■ **Saved entries**
════════════════════

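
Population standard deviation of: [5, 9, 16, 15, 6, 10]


Mean = 61/6
  (5-61/6)²=961/36
  (9-61/6)²=49/36
  (16-61/6)²=1225/36
  (15-61/6)²=841/36
  (6-61/6)²=625/36
  (10-61/6)²=1/36
Σ(x-μ)² = 617/6
σ² = (617/6)/6 = 617/36

σ = √(617/36) ≈ 4.1399


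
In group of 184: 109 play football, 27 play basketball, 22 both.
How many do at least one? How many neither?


|A∪B| = 109+27-22 = 114
Neither = 184-114 = 70

At least one: 114; Neither: 70


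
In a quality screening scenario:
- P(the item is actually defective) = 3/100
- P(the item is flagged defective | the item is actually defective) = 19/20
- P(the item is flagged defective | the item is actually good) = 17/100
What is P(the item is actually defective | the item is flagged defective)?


Using Bayes' theorem:
P(A|B) = P(B|A)·P(A) / P(B)

P(the item is flagged defective) = 19/20 × 3/100 + 17/100 × 97/100
= 57/2000 + 1649/10000 = 967/5000

P(the item is actually defective|the item is flagged defective) = (57/2000) / (967/5000) = 285/1934

P(the item is actually defective|the item is flagged defective) = 285/1934 ≈ 14.74%


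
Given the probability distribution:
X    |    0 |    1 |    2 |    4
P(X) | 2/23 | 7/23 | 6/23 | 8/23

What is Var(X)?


E[X] = 51/23
E[X²] = 159/23
Var(X) = E[X²] - (E[X])² = 159/23 - 2601/529 = 1056/529

Var(X) = 1056/529 ≈ 1.9962


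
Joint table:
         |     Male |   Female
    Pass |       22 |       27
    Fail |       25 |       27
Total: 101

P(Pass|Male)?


P(Pass|Male) = 22/(22+25) = 22/47

P = 22/47 ≈ 46.81%


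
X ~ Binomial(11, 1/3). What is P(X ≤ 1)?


P(X ≤ 1) = Σ P(X=i) for i=0..1
P(X=0) = 2048/177147
P(X=1) = 11264/177147
Sum = 13312/177147

P(X ≤ 1) = 13312/177147 ≈ 7.51%


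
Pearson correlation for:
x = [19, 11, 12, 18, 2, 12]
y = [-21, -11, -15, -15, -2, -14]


n=6, Σx=74, Σy=-78, Σxy=-1142, Σx²=1098, Σy²=1212
r = (6×(-1142) - 74×(-78))/√((6×1098 - 74²)(6×1212 - (-78)²))
= -1080/√(1112×1188) = -1080/√1321056 ≈ -1080/1149.3720 ≈ -0.9396

r ≈ -0.9396


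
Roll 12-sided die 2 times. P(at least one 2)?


P(no 2)^2 = (11/12)^2 = 121/144
P(≥1) = 1 - 121/144 = 23/144

P = 23/144 ≈ 15.97%


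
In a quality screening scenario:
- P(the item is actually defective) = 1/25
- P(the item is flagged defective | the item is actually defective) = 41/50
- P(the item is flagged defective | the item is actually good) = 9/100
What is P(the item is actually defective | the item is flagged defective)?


Using Bayes' theorem:
P(A|B) = P(B|A)·P(A) / P(B)

P(the item is flagged defective) = 41/50 × 1/25 + 9/100 × 24/25
= 41/1250 + 54/625 = 149/1250

P(the item is actually defective|the item is flagged defective) = (41/1250) / (149/1250) = 41/149

P(the item is actually defective|the item is flagged defective) = 41/149 ≈ 27.52%


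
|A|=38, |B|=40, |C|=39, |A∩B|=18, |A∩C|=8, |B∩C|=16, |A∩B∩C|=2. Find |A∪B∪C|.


|A∪B∪C| = 38+40+39-18-8-16+2 = 77

|A∪B∪C| = 77


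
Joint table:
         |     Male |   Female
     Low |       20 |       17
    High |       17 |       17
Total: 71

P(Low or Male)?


P(Low∨Male) = P(Low) + P(Male) - P(Low∧Male)
= (37 + 37 - 20)/71 = 54/71

P = 54/71 ≈ 76.06%


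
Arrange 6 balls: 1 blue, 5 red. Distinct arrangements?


6!/(1!×5!) = 6

6


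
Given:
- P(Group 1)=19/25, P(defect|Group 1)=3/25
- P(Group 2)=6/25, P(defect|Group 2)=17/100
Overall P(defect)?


P(B) = Σ P(B|Aᵢ)×P(Aᵢ)
  3/25×19/25 = 57/625
  17/100×6/25 = 51/1250
Sum = 33/250

P(defect) = 33/250 ≈ 13.20%


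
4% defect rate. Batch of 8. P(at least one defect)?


P(all good) = (24/25)^8 = 110075314176/152587890625
P(≥1 defect) = 42512576449/152587890625

P = 42512576449/152587890625 ≈ 27.86%


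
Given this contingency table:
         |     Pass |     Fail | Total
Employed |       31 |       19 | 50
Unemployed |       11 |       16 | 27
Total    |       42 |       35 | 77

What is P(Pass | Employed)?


P(Pass | Employed) = 31/(31+19) = 31/50

P(Pass|Employed) = 31/50 ≈ 62.00%


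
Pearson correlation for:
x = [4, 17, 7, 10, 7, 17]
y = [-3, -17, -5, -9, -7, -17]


n=6, Σx=62, Σy=-58, Σxy=-764, Σx²=792, Σy²=742
r = (6×(-764) - 62×(-58))/√((6×792 - 62²)(6×742 - (-58)²))
= -988/√(908×1088) = -988/√987904 ≈ -988/993.9336 ≈ -0.9940

r ≈ -0.9940


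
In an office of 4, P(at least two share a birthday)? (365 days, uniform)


P(all different) = Π(365-i)/365 for i=0..3
= 0.983644
P(match) = 1 - 0.983644 = 0.016356

P ≈ 0.0164 ≈ 1.64%


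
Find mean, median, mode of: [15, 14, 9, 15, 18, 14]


Sorted: [9, 14, 14, 15, 15, 18]
Mean = 85/6
Median = 29/2
Freq: {15: 2, 14: 2, 9: 1, 18: 1}
Mode: [14, 15]

Mean=85/6, Median=29/2, Mode=[14, 15]


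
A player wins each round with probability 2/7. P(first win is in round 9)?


Geometric: P(X=9) = (1-p)^(k-1)×p = (5/7)^8×2/7 = 781250/40353607

P(X=9) = 781250/40353607 ≈ 1.94%


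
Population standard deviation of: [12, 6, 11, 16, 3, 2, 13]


Mean = 63/7 = 9
  (12-9)²=9
  (6-9)²=9
  (11-9)²=4
  (16-9)²=49
  (3-9)²=36
  (2-9)²=49
  (13-9)²=16
Σ(x-μ)² = 172
σ² = 172/7

σ = √(172/7) ≈ 4.9570


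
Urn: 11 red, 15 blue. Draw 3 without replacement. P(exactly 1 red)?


Hypergeometric: C(11,1)×C(15,2)/C(26,3)
= 11×105/2600 = 231/520

P(X=1) = 231/520 ≈ 44.42%


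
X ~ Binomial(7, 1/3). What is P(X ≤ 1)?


P(X ≤ 1) = Σ P(X=i) for i=0..1
P(X=0) = 128/2187
P(X=1) = 448/2187
Sum = 64/243

P(X ≤ 1) = 64/243 ≈ 26.34%


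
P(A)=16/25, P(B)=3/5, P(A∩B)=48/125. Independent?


P(A)×P(B) = 48/125
P(A∩B) = 48/125
Equal ✓ → Independent

Yes, independent


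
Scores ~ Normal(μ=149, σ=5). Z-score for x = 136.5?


z = (x - μ)/σ = (136.5 - 149)/5 = -2.5

z = -2.5


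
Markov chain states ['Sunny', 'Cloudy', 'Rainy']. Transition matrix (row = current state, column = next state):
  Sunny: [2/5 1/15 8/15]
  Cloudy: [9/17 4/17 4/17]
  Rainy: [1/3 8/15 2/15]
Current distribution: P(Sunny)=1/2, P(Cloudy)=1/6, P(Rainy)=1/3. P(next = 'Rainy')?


P(next=Rainy) = Σᵢ P(now=i)×P(i→Rainy)
= 1/2×8/15 + 1/6×4/17 + 1/3×2/15
= 4/15 + 2/51 + 2/45 = 268/765

P = 268/765 ≈ 0.3503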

════════════════════

■ **ACTION ITEM**
Find every line of the data above that holds the word "Given", then state how many there are and nothing else.

■ **EXPECTED ANSWER**
3